* [WHAT THE EXERCISE ASKS]
Go through the data below and return each line containing the word "does".

* [RECORDS SHOWN]

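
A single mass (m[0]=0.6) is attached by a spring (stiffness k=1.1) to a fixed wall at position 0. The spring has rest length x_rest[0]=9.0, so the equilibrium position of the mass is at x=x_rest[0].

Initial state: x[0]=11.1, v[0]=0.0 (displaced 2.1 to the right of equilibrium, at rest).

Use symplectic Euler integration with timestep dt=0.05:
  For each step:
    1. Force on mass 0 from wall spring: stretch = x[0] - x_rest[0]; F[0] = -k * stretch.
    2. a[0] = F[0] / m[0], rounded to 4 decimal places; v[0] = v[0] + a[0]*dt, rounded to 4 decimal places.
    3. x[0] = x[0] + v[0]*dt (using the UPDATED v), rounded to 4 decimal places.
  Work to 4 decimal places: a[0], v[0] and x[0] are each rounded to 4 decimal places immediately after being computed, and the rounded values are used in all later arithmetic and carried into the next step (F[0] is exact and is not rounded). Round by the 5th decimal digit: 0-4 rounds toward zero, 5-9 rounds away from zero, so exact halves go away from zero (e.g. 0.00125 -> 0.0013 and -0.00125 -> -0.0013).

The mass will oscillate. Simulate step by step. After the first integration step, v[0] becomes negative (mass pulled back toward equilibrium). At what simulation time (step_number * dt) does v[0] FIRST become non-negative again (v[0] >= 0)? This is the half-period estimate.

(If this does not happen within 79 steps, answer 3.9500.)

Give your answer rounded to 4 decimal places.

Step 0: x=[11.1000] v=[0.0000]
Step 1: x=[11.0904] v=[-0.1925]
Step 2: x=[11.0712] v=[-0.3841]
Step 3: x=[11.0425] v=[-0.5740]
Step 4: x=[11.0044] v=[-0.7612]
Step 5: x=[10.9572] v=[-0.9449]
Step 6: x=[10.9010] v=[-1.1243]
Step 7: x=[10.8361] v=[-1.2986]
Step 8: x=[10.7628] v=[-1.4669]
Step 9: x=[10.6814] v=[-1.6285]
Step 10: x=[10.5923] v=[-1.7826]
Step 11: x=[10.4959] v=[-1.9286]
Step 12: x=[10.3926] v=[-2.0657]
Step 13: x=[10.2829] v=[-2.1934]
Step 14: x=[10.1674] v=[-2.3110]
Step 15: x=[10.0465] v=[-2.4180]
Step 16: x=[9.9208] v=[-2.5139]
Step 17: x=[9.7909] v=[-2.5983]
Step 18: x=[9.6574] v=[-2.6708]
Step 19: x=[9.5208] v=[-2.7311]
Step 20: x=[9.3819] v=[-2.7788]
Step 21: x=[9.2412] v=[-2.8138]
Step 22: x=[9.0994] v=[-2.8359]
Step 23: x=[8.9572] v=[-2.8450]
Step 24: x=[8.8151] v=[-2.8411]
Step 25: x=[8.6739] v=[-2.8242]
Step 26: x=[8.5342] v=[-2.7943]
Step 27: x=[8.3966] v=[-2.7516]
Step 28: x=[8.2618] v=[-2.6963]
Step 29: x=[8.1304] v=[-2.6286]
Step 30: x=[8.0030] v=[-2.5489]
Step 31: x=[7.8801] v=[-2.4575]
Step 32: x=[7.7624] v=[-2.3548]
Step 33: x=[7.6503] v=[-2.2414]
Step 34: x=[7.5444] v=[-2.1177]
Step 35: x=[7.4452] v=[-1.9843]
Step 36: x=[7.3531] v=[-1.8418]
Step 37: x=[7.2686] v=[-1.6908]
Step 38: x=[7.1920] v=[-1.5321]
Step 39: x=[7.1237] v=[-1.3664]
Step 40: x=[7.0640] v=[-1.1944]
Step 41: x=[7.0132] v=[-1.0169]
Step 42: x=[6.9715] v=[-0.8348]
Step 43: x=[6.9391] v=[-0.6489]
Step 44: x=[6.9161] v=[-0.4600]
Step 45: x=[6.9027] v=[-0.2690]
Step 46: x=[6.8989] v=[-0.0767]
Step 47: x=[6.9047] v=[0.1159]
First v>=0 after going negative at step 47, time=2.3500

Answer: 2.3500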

* [RESPONSE BELOW]
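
The mass will oscillate. Simulate step by step. After the first integration step, v[0] becomes negative (mass pulled back toward equilibrium). At what simulation time (step_number * dt) does v[0] FIRST become non-negative again (v[0] >= 0)? This is the half-period estimate.
(If this does not happen within 79 steps, answer 3.9500.)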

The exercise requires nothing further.